→ **Entries provided**
===============
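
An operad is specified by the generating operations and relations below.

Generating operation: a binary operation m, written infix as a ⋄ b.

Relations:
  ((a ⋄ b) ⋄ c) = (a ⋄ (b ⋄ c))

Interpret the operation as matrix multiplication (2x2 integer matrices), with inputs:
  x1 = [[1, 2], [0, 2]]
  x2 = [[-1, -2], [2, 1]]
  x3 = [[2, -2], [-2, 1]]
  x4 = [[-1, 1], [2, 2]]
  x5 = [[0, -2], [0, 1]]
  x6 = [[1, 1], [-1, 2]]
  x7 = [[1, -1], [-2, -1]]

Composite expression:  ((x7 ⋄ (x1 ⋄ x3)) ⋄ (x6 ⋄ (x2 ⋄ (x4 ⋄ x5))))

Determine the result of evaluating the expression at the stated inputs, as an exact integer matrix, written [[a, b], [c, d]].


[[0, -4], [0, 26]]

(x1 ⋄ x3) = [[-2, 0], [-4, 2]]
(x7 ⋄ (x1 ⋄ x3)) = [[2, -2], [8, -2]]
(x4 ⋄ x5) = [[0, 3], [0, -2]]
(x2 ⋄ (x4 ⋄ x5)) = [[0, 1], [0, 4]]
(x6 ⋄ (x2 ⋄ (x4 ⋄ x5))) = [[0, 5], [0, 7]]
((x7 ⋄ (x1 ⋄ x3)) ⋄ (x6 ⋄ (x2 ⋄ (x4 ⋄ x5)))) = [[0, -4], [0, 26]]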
===============
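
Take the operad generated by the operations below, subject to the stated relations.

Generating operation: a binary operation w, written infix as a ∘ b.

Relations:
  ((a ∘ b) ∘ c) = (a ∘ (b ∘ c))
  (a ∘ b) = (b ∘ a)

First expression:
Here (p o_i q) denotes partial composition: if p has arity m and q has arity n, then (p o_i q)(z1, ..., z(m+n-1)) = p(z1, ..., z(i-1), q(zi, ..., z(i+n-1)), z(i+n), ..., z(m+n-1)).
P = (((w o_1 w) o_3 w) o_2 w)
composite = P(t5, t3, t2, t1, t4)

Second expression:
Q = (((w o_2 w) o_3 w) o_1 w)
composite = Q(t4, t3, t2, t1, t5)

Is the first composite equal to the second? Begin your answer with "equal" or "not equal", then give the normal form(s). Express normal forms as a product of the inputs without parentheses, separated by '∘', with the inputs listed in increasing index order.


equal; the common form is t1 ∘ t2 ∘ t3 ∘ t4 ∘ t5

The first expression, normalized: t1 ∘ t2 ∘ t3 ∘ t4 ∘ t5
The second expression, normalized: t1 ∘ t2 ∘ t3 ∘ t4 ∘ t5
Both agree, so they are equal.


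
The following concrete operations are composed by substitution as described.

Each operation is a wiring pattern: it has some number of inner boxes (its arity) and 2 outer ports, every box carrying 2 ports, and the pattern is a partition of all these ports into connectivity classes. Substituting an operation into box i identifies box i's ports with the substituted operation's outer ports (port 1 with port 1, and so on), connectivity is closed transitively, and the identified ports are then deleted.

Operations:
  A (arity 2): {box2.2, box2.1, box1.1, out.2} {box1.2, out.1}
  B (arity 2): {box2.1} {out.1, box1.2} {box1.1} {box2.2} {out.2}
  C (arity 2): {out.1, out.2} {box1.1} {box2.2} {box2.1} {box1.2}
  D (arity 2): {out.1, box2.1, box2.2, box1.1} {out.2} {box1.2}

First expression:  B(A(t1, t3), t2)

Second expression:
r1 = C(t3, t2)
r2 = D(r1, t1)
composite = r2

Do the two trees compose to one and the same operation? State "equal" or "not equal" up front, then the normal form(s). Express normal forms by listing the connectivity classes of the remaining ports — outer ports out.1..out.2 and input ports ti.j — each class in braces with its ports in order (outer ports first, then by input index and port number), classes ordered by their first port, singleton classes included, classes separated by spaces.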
===============
Look back at the entries above and repeat, unchanged, every line from the line holding "Each operation is" through the line holding "Do the two trees".

→ **Result for this task**
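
Each operation is a wiring pattern: it has some number of inner boxes (its arity) and 2 outer ports, every box carrying 2 ports, and the pattern is a partition of all these ports into connectivity classes. Substituting an operation into box i identifies box i's ports with the substituted operation's outer ports (port 1 with port 1, and so on), connectivity is closed transitively, and the identified ports are then deleted.

Operations:
  A (arity 2): {box2.2, box2.1, box1.1, out.2} {box1.2, out.1}
  B (arity 2): {box2.1} {out.1, box1.2} {box1.1} {box2.2} {out.2}
  C (arity 2): {out.1, out.2} {box1.1} {box2.2} {box2.1} {box1.2}
  D (arity 2): {out.1, box2.1, box2.2, box1.1} {out.2} {box1.2}

First expression:  B(A(t1, t3), t2)

Second expression:
r1 = C(t3, t2)
r2 = D(r1, t1)
composite = r2

Do the two trees compose to one and the same operation? State "equal" or "not equal" up front, then the normal form(s). Express normal forms by listing the connectivity classes of the remaining ports — outer ports out.1..out.2 and input ports ti.j — each class in braces with its ports in order (outer ports first, then by input index and port number), classes ordered by their first port, singleton classes included, classes separated by spaces.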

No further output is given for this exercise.